DIRECTIONS FOR THIS TASK: Find and copy each line in the material below where the string "half" occurs.

-- -- --

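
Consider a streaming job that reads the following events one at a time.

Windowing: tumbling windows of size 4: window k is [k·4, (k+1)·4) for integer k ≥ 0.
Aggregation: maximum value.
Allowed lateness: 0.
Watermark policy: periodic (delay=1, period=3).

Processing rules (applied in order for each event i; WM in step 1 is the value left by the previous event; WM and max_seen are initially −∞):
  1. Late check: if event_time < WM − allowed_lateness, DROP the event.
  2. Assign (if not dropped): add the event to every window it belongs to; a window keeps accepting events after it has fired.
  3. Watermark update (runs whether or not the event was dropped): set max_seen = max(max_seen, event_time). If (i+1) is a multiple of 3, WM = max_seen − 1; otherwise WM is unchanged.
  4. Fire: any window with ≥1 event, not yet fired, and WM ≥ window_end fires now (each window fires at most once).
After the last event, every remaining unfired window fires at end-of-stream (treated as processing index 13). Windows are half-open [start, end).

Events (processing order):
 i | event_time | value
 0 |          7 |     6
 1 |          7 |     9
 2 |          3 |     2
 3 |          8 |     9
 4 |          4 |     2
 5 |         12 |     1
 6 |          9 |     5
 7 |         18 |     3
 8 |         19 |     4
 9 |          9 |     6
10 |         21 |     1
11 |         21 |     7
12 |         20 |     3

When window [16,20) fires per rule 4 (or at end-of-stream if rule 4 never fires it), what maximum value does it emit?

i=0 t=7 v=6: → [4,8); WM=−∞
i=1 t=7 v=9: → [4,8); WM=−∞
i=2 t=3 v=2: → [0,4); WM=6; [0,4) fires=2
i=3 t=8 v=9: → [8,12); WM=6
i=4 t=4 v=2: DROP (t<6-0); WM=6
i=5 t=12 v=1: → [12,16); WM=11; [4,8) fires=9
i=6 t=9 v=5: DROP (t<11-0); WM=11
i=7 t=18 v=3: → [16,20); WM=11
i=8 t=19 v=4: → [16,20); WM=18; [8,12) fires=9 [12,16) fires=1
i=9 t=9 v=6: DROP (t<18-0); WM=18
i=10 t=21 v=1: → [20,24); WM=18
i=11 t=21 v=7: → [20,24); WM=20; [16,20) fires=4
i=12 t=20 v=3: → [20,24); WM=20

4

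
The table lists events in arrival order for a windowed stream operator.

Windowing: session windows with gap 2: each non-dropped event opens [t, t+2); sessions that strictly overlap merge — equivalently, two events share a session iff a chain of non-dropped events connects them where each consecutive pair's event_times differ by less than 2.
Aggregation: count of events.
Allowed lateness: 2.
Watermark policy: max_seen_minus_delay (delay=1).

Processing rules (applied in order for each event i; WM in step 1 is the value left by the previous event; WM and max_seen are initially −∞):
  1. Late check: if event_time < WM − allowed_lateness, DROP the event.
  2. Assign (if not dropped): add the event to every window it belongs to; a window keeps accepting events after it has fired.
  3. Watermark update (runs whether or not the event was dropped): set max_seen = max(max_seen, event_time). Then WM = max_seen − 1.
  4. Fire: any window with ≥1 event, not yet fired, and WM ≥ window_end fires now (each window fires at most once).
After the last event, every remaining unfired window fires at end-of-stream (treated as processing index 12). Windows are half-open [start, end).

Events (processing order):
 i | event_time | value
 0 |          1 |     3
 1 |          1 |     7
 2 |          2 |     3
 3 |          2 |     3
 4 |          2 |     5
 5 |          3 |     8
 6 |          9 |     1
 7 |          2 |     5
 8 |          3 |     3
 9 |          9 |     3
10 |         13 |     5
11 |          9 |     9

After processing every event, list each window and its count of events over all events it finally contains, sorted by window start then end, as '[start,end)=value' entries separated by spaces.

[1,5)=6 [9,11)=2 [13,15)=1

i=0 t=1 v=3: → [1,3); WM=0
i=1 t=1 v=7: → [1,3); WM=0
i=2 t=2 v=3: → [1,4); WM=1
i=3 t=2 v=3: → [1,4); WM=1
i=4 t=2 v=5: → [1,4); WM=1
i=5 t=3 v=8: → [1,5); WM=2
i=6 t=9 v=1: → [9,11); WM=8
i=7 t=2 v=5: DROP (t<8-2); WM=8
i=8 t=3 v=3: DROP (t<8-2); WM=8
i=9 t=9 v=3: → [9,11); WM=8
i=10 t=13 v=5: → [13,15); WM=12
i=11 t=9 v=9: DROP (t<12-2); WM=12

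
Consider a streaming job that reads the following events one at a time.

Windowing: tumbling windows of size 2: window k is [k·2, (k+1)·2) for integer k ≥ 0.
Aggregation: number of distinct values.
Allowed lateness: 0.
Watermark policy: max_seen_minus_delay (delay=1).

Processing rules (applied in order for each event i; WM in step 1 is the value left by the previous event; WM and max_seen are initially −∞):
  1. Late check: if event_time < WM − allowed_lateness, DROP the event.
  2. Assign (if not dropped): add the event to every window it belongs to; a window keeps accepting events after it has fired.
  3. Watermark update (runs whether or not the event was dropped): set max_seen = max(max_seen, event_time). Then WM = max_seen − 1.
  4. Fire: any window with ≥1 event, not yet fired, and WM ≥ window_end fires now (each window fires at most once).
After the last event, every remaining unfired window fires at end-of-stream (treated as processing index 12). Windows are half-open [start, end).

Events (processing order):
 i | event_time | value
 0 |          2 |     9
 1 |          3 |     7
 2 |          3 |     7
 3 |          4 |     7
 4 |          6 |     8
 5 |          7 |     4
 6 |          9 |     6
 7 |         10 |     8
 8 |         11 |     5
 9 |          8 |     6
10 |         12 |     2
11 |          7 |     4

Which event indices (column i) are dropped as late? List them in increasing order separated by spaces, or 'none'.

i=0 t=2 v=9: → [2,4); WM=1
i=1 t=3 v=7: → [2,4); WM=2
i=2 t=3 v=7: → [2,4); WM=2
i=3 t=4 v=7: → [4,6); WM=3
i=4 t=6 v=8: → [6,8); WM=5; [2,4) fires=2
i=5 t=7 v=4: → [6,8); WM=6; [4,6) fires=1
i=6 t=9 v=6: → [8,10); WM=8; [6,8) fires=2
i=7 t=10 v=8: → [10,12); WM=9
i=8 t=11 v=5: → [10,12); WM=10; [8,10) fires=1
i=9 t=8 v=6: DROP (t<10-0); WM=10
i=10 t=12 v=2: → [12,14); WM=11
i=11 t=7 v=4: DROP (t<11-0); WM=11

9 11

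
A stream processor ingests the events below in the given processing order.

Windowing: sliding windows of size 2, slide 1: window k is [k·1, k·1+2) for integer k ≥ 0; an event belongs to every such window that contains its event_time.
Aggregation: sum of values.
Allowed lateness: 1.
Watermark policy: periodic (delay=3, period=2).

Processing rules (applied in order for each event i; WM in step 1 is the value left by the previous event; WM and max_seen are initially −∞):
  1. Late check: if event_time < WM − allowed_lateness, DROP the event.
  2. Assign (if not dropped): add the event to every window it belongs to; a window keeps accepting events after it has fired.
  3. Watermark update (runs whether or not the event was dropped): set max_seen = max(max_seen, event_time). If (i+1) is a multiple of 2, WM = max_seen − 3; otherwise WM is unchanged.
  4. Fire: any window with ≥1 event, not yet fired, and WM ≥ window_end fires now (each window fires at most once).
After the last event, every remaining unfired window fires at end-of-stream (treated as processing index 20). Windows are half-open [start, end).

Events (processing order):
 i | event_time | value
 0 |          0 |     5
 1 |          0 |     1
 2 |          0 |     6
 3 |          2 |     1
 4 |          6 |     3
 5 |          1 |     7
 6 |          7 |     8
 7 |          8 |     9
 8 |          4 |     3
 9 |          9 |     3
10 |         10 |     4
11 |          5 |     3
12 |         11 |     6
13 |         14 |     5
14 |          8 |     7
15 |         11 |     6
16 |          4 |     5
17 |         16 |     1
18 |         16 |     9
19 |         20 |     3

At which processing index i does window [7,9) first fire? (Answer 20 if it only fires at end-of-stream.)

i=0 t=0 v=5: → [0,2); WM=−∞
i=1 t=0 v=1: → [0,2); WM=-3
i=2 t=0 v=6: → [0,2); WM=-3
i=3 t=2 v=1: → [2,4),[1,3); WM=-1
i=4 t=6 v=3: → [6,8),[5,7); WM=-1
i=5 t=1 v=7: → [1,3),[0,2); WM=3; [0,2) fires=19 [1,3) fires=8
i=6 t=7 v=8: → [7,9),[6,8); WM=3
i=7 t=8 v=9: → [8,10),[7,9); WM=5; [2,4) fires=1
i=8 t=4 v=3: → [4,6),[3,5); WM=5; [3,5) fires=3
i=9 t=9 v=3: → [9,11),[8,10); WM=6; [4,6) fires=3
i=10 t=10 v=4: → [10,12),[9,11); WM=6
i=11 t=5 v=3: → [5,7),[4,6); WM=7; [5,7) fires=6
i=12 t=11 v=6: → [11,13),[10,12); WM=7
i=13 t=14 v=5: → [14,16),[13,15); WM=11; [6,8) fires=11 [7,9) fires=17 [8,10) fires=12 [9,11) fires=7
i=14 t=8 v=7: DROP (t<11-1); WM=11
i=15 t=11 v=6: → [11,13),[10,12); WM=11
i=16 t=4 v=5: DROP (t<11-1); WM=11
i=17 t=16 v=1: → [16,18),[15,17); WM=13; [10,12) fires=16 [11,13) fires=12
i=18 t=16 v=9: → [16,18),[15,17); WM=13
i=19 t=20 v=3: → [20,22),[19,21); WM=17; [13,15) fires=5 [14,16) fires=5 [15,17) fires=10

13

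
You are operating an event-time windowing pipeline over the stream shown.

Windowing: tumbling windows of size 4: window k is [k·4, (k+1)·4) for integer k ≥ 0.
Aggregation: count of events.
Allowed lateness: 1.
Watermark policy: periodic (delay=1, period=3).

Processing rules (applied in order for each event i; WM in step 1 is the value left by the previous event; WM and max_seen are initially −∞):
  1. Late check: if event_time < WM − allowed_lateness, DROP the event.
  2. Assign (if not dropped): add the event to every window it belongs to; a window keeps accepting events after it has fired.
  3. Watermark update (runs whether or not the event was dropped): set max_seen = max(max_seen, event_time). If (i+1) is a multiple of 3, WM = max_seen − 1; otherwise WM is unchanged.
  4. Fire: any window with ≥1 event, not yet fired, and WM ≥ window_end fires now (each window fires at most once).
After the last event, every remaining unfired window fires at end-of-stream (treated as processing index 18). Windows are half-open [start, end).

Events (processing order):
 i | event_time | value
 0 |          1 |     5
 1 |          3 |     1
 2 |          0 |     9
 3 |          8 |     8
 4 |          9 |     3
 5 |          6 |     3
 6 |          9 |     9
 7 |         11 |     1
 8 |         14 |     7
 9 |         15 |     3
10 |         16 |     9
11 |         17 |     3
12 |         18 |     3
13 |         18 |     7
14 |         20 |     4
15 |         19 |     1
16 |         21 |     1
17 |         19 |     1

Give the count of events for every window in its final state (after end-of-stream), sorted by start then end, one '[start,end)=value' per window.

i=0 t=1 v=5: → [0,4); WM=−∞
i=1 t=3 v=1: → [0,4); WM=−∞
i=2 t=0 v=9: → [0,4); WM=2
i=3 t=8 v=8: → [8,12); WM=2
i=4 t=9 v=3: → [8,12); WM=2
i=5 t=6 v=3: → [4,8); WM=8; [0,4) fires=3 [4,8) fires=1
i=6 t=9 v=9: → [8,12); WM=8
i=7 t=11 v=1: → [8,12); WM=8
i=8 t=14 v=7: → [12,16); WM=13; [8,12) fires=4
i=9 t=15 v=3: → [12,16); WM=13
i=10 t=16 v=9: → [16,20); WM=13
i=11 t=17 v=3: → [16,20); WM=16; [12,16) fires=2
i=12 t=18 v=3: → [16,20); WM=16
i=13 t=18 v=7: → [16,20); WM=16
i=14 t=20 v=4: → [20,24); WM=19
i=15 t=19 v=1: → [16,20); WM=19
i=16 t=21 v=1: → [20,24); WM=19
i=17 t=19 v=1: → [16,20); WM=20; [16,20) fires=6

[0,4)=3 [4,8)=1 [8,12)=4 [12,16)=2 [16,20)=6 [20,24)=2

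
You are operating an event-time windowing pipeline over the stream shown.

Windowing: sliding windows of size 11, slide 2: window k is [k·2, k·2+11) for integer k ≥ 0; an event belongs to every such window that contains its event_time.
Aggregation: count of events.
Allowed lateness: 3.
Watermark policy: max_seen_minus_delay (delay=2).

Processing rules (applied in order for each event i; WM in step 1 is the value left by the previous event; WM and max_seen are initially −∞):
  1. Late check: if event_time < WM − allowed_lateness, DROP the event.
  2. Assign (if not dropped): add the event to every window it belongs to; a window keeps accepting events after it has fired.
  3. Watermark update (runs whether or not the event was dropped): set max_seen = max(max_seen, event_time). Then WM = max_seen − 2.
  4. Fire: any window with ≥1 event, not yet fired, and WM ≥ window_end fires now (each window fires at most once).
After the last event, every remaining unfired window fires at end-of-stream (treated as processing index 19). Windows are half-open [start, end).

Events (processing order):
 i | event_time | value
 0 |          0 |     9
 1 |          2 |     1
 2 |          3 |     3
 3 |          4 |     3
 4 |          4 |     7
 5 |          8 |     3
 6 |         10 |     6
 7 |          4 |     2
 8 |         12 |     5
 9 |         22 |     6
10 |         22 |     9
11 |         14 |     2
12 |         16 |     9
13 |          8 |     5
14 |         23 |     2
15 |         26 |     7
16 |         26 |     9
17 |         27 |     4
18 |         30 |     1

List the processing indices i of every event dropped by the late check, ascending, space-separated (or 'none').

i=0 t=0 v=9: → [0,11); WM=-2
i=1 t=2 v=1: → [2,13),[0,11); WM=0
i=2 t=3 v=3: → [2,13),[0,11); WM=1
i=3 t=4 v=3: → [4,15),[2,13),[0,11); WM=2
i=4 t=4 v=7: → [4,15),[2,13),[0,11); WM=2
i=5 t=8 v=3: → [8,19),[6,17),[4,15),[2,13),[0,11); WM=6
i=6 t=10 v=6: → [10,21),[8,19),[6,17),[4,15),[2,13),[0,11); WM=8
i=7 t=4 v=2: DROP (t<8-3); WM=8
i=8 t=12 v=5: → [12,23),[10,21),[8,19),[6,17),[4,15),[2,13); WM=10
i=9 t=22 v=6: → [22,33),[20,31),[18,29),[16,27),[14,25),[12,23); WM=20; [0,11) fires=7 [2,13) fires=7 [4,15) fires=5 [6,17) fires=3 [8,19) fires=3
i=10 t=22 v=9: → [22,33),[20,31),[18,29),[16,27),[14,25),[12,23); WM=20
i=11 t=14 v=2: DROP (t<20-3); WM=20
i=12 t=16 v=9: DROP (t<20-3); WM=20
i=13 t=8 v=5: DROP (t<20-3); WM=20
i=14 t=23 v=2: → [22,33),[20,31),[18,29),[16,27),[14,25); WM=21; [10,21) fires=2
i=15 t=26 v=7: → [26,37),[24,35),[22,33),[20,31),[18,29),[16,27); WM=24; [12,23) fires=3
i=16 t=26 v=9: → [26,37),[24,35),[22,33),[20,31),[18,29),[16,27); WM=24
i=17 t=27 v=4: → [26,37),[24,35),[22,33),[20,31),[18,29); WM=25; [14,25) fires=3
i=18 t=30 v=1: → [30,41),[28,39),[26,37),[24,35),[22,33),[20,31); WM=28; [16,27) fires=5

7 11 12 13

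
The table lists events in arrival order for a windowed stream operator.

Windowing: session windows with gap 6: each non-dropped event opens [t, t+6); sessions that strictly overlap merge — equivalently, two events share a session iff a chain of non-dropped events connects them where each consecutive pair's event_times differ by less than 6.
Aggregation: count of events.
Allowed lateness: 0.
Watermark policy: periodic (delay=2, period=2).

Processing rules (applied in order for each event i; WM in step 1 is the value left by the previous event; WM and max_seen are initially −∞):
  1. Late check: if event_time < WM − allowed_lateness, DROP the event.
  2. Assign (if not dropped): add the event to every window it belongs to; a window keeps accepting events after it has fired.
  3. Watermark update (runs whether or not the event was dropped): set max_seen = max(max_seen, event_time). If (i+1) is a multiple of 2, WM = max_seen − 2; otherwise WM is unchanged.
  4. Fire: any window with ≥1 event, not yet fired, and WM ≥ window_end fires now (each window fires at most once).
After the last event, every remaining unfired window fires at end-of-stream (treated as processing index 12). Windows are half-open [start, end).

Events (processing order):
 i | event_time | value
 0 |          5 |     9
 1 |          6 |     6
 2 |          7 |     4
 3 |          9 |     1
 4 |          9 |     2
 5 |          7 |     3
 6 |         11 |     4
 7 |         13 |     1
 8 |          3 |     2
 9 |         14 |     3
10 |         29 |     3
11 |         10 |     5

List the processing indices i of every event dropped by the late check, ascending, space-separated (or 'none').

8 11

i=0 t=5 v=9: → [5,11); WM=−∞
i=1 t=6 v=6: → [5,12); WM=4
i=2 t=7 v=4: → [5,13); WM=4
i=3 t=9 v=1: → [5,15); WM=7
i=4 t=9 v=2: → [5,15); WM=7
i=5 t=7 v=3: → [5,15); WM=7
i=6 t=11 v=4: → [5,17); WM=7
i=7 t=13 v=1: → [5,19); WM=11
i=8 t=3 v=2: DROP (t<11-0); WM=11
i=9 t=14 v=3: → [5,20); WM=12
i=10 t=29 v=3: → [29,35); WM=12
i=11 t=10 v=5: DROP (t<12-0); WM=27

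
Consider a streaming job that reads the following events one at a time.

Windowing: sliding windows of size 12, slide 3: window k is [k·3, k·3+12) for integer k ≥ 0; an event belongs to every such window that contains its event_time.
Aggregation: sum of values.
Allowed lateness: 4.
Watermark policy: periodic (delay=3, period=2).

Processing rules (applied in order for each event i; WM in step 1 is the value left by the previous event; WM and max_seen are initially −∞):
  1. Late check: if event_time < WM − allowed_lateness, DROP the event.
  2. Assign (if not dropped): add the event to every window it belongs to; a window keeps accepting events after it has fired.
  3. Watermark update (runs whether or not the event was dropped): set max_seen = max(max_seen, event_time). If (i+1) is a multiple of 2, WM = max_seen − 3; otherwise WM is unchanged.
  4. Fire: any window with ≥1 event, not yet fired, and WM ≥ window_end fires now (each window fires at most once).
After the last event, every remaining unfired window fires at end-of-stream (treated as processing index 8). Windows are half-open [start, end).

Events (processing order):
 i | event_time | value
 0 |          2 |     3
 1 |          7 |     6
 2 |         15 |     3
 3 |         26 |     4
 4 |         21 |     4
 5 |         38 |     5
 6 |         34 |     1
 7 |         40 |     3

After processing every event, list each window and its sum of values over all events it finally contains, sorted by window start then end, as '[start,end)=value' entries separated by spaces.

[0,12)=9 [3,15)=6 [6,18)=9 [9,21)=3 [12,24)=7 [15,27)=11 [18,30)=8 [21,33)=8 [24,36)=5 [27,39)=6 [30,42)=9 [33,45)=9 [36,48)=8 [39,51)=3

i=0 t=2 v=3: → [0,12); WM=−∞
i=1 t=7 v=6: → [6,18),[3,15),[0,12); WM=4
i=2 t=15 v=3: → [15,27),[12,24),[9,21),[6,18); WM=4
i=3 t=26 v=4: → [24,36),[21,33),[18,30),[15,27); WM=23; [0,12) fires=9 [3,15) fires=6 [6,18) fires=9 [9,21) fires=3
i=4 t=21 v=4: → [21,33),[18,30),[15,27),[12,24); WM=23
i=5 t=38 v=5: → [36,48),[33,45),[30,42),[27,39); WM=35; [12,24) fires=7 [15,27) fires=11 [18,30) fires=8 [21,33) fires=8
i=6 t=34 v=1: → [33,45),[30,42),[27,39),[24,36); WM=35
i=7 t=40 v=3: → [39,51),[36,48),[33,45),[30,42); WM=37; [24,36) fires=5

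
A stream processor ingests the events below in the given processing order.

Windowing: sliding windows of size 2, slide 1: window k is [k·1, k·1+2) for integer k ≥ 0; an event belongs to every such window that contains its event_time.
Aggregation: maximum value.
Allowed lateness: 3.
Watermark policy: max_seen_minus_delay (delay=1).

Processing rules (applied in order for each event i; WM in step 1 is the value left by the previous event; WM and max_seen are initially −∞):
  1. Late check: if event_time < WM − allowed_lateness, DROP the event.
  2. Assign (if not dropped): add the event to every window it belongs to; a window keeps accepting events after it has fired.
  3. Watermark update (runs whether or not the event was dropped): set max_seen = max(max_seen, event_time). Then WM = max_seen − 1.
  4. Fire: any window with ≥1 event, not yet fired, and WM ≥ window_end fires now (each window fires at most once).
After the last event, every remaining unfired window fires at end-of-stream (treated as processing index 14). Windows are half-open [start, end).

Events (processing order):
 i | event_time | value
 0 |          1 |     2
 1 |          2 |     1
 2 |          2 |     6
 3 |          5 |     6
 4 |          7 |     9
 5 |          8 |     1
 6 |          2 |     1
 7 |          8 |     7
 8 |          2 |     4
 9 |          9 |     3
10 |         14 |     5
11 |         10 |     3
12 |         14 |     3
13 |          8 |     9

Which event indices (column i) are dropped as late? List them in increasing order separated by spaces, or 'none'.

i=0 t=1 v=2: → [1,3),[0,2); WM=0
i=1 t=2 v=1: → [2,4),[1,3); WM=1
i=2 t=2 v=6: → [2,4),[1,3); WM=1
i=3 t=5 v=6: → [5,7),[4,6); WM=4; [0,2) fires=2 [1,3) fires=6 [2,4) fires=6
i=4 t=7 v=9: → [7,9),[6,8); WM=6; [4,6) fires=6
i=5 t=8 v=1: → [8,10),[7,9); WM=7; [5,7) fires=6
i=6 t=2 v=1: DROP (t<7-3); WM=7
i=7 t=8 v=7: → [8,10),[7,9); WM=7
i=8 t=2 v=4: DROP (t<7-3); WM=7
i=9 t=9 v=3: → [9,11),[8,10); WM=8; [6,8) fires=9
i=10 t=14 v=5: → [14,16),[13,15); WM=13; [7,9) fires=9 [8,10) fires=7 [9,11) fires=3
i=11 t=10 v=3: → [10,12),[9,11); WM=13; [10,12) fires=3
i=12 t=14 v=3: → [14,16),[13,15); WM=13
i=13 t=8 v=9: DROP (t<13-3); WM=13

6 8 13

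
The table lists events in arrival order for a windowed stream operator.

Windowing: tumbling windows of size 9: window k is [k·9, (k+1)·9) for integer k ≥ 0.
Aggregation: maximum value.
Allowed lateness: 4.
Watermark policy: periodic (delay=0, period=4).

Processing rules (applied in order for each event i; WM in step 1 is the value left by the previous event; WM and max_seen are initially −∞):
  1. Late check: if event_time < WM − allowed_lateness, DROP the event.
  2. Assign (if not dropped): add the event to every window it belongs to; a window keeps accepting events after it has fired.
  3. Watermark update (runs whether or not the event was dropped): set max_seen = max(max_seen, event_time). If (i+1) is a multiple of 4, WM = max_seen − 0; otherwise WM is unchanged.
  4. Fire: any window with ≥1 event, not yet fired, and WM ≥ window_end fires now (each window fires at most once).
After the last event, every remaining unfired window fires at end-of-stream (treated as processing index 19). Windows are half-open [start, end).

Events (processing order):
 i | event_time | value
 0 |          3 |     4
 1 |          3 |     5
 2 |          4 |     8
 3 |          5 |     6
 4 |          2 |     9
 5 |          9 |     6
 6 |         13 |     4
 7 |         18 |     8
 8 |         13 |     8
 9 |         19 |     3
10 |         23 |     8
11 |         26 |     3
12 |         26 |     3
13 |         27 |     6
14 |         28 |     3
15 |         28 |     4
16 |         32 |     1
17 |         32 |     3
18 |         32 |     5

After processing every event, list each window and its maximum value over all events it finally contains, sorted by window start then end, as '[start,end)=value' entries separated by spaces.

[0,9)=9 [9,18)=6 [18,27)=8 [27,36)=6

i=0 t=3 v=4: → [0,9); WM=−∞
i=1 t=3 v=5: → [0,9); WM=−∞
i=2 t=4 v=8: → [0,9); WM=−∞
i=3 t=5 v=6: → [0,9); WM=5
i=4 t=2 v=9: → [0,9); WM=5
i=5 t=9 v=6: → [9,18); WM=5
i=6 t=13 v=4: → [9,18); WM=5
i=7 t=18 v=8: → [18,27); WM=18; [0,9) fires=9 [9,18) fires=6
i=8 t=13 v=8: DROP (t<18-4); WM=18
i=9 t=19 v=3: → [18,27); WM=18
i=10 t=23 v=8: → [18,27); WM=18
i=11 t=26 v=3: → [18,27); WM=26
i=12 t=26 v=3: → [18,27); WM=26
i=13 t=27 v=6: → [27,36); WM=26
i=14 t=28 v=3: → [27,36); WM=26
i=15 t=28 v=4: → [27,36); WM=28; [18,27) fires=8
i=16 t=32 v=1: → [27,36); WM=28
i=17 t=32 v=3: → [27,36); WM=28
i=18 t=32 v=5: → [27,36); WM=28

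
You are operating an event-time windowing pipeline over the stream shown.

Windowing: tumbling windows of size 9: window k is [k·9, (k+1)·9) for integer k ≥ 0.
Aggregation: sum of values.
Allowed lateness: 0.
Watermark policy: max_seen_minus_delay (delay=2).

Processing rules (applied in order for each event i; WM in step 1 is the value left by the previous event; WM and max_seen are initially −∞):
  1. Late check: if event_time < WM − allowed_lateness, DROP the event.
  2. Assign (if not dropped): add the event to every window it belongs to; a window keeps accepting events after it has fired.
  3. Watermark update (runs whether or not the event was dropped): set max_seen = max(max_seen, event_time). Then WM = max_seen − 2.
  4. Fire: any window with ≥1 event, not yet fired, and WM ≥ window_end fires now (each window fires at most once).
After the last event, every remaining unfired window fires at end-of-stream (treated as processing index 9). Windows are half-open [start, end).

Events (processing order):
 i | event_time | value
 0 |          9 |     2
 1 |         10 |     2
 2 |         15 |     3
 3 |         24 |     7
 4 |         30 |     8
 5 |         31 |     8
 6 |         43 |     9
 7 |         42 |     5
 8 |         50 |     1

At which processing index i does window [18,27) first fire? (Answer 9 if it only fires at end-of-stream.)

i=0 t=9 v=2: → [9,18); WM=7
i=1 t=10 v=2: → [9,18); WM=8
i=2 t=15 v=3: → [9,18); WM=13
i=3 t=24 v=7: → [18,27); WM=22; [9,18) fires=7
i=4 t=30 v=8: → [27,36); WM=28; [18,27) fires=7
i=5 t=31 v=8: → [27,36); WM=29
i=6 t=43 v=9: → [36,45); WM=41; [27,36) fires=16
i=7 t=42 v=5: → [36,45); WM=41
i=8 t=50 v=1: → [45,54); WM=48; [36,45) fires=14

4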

-- -- --

RESPONSE AREA:
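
After the last event, every remaining unfired window fires at end-of-stream (treated as processing index 13). Windows are half-open [start, end).
After the last event, every remaining unfired window fires at end-of-stream (treated as processing index 12). Windows are half-open [start, end).
After the last event, every remaining unfired window fires at end-of-stream (treated as processing index 12). Windows are half-open [start, end).
After the last event, every remaining unfired window fires at end-of-stream (treated as processing index 20). Windows are half-open [start, end).
After the last event, every remaining unfired window fires at end-of-stream (treated as processing index 18). Windows are half-open [start, end).
After the last event, every remaining unfired window fires at end-of-stream (treated as processing index 19). Windows are half-open [start, end).
After the last event, every remaining unfired window fires at end-of-stream (treated as processing index 12). Windows are half-open [start, end).
After the last event, every remaining unfired window fires at end-of-stream (treated as processing index 8). Windows are half-open [start, end).
After the last event, every remaining unfired window fires at end-of-stream (treated as processing index 14). Windows are half-open [start, end).
After the last event, every remaining unfired window fires at end-of-stream (treated as processing index 19). Windows are half-open [start, end).
After the last event, every remaining unfired window fires at end-of-stream (treated as processing index 9). Windows are half-open [start, end).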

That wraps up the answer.